DATA:
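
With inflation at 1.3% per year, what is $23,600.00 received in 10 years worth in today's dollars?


Formula: Real value = nominal / (1 + inflation)^years
Price level: (1 + 0.013)^10 = 1.137875
Real value = $23,600.00 / 1.137875 = $20,740.42

$20,740.42


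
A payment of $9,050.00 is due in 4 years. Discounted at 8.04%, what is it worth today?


Formula: PV = FV / (1 + r)^n
Substituting: PV = $9,050.00 / (1 + 0.0804)^4
Discount factor: (1.0804)^4 = 1.362506
PV = $9,050.00 / 1.362506 = $6,642.17

$6,642.17


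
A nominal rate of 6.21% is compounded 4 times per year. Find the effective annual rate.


Formula: EAR = (1 + r/m)^m - 1
Period rate: r/m = 0.0621 / 4 = 0.015525
Compounding: (1 + 0.015525)^4 = 1.063561
EAR = 1.063561 - 1 = 0.063561

0.063561


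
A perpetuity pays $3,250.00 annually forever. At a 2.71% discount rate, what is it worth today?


Formula: PV = C / r
Substituting: PV = $3,250.00 / 0.0271
PV = $119,926.20

$119,926.20


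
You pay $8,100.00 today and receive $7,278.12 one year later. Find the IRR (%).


Formula: IRR = C1/C0 - 1
Substituting: IRR = $7,278.12 / $8,100.00 - 1
Ratio: 0.898533 - 1 = -0.101467
IRR = -10.1467%

-10.1467%


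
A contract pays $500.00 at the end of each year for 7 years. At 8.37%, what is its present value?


Formula: PV = PMT * (1 - (1+r)^(-n)) / r
Discount factor: (1 + 0.0837)^(-7) = 0.569687
Bracket: 1 - 0.569687 = 0.430313
PV = $500.00 * 0.430313 / 0.0837 = $2,570.57

$2,570.57


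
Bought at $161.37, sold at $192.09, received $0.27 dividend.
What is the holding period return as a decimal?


Formula: HPR = (P1 - P0 + D) / P0
Gain: $192.09 - $161.37 + $0.27 = $30.99
HPR = $30.99 / $161.37 = 0.192

0.192


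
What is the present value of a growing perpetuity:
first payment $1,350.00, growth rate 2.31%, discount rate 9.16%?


Formula: PV = C / (r - g)
Spread: r - g = 0.0916 - 0.0231 = 0.0685
Substituting: PV = $1,350.00 / 0.0685
PV = $19,708.03

$19,708.03


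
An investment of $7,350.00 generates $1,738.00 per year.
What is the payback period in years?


Formula: Payback = investment / annual cash flow
Substituting: Payback = $7,350.00 / $1,738.00
Payback = 4.229 years

4.229 years


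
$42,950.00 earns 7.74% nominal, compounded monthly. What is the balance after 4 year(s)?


Formula: FV = P * (1 + r/m)^(m*t)
Period rate: r/m = 0.0774 / 12 = 0.00645
Total periods: m*t = 12 * 4 = 48
Growth factor: (1 + 0.00645)^48 = 1.361526
FV = $42,950.00 * 1.361526 = $58,477.52

$58,477.52


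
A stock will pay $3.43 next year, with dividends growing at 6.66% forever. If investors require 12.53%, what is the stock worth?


Formula: P = D1 / (r - g)
Spread: r - g = 0.1253 - 0.0666 = 0.0587
Substituting: P = $3.43 / 0.0587
P = $58.43

$58.43


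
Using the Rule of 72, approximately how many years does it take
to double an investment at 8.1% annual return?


Formula: Years ≈ 72 / r
Substituting: Years ≈ 72 / 8.1
Years ≈ 8.9

8.9 years


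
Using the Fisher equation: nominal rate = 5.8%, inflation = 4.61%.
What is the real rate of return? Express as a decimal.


Formula: (1 + r_real) = (1 + r_nom) / (1 + inflation)
Substituting: (1 + r_real) = 1.058 / 1.0461
(1 + r_real) = 1.011376
r_real = 1.011376 - 1 = 0.011376

0.011376


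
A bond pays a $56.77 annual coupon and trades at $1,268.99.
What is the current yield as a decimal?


Formula: Current yield = annual coupon / price
Substituting: CY = $56.77 / $1,268.99
CY = 0.044736

0.044736


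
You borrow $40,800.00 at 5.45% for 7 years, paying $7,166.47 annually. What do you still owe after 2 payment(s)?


Formula: Balance = PV*(1+r)^k - PMT*((1+r)^k - 1)/r
Growth: (1 + 0.0545)^2 = 1.11197
Accumulated factor: ((1+r)^k - 1)/r = 2.0545
Balance = $40,800.00 * 1.11197 - $7,166.47 * 2.0545
Balance = $30,644.87

$30,644.87


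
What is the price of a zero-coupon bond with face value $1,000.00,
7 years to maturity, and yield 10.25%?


Formula: Price = FV / (1 + r)^n
Substituting: Price = $1,000.00 / (1 + 0.1025)^7
Discount factor: (1.1025)^7 = 1.979932
Price = $1,000.00 / 1.979932 = $505.07

$505.07


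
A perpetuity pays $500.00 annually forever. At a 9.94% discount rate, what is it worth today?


Formula: PV = C / r
Substituting: PV = $500.00 / 0.0994
PV = $5,030.18

$5,030.18


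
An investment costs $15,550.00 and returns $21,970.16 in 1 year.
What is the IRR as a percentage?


Formula: IRR = C1/C0 - 1
Substituting: IRR = $21,970.16 / $15,550.00 - 1
Ratio: 1.412872 - 1 = 0.412872
IRR = 41.2872%

41.2872%


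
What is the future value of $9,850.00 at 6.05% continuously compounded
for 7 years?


Formula: FV = P * e^(r*t)
Exponent: r*t = 0.0605 * 7 = 0.4235
e^(0.4235) = 1.527298
FV = $9,850.00 * 1.527298 = $15,043.88

$15,043.88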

AIM OF THE TASK:
If a line in the records contains the string "bond", copy it out.

WRITTEN ANSWER:
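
A bond pays a $56.77 annual coupon and trades at $1,268.99.
What is the price of a zero-coupon bond with face value $1,000.00,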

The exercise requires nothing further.